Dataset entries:

════════

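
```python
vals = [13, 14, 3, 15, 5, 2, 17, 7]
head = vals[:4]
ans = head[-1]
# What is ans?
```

vals has length 8. The slice vals[:4] selects indices [0, 1, 2, 3] (0->13, 1->14, 2->3, 3->15), giving [13, 14, 3, 15]. So head = [13, 14, 3, 15]. Then head[-1] = 15.

15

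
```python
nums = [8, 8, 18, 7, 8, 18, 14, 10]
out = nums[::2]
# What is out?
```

nums has length 8. The slice nums[::2] selects indices [0, 2, 4, 6] (0->8, 2->18, 4->8, 6->14), giving [8, 18, 8, 14].

[8, 18, 8, 14]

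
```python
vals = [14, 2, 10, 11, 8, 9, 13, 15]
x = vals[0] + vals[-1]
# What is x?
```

vals has length 8. vals[0] = 14.
vals has length 8. Negative index -1 maps to positive index 8 + (-1) = 7. vals[7] = 15.
Sum: 14 + 15 = 29.

29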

════════

**Task description**: Give each entry again, spelled exactly as shown.

**Written answer**:
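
```python
vals = [13, 14, 3, 15, 5, 2, 17, 7]
head = vals[:4]
ans = head[-1]
# What is ans?
```

vals has length 8. The slice vals[:4] selects indices [0, 1, 2, 3] (0->13, 1->14, 2->3, 3->15), giving [13, 14, 3, 15]. So head = [13, 14, 3, 15]. Then head[-1] = 15.

15

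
```python
nums = [8, 8, 18, 7, 8, 18, 14, 10]
out = nums[::2]
# What is out?
```

nums has length 8. The slice nums[::2] selects indices [0, 2, 4, 6] (0->8, 2->18, 4->8, 6->14), giving [8, 18, 8, 14].

[8, 18, 8, 14]

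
```python
vals = [14, 2, 10, 11, 8, 9, 13, 15]
x = vals[0] + vals[-1]
# What is x?
```

vals has length 8. vals[0] = 14.
vals has length 8. Negative index -1 maps to positive index 8 + (-1) = 7. vals[7] = 15.
Sum: 14 + 15 = 29.

29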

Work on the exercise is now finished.